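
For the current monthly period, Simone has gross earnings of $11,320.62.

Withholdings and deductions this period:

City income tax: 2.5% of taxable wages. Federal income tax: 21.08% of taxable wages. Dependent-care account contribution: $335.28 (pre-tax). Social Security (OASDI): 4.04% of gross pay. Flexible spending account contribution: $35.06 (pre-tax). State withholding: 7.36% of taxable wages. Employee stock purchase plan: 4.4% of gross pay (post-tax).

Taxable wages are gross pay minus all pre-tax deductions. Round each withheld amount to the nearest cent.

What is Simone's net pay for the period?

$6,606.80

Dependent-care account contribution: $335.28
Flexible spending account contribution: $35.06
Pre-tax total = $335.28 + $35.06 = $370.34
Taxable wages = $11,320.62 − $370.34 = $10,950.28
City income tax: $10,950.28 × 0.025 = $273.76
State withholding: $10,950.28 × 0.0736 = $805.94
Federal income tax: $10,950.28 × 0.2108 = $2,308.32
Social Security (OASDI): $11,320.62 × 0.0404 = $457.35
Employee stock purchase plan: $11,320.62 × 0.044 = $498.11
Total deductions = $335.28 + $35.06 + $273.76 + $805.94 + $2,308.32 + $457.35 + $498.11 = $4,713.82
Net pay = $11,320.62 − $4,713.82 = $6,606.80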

────────────────────────────────────────

* **What you are asked to do**
Scan the material above. Return every line containing the string "gross".

* **Exercise answer**
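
For the current monthly period, Simone has gross earnings of $11,320.62.
City income tax: 2.5% of taxable wages. Federal income tax: 21.08% of taxable wages. Dependent-care account contribution: $335.28 (pre-tax). Social Security (OASDI): 4.04% of gross pay. Flexible spending account contribution: $35.06 (pre-tax). State withholding: 7.36% of taxable wages. Employee stock purchase plan: 4.4% of gross pay (post-tax).
Taxable wages are gross pay minus all pre-tax deductions. Round each withheld amount to the nearest cent.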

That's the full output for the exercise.